→ What is required:
Each entry must be restated word for word, with nothing omitted.

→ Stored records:
===============

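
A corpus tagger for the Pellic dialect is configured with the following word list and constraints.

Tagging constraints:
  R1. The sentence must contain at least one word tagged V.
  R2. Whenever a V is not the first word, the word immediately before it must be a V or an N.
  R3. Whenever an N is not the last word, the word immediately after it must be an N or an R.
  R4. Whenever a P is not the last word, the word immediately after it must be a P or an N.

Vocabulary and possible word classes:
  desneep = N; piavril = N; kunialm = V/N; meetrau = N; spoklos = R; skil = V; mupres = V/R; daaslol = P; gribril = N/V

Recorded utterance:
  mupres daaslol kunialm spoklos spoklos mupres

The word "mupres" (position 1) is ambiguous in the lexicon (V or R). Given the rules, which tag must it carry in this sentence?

V

Candidates per position — 1:mupres {V,R}; 2:daaslol {P}; 3:kunialm {V,N}; 4:spoklos {R}; 5:spoklos {R}; 6:mupres {V,R}.
Word 3 cannot be V — rule 2 would then fail for every completion. It is N.
Word 6 cannot be V — rule 2 would then fail for every completion. It is R.
Word 1 cannot be R — rule 1 would then fail for every completion. It is V.
So the tagging must be: V P N R R R.
Rule-by-rule: rule 1 ✓; rule 2 ✓; rule 3 ✓; rule 4 ✓.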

===============

→ Solution:
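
A corpus tagger for the Pellic dialect is configured with the following word list and constraints.

Tagging constraints:
  R1. The sentence must contain at least one word tagged V.
  R2. Whenever a V is not the first word, the word immediately before it must be a V or an N.
  R3. Whenever an N is not the last word, the word immediately after it must be an N or an R.
  R4. Whenever a P is not the last word, the word immediately after it must be a P or an N.

Vocabulary and possible word classes:
  desneep = N; piavril = N; kunialm = V/N; meetrau = N; spoklos = R; skil = V; mupres = V/R; daaslol = P; gribril = N/V

Recorded utterance:
  mupres daaslol kunialm spoklos spoklos mupres

The word "mupres" (position 1) is ambiguous in the lexicon (V or R). Given the rules, which tag must it carry in this sentence?

V

Candidates per position — 1:mupres {V,R}; 2:daaslol {P}; 3:kunialm {V,N}; 4:spoklos {R}; 5:spoklos {R}; 6:mupres {V,R}.
Word 3 cannot be V — rule 2 would then fail for every completion. It is N.
Word 6 cannot be V — rule 2 would then fail for every completion. It is R.
Word 1 cannot be R — rule 1 would then fail for every completion. It is V.
So the tagging must be: V P N R R R.
Rule-by-rule: rule 1 ✓; rule 2 ✓; rule 3 ✓; rule 4 ✓.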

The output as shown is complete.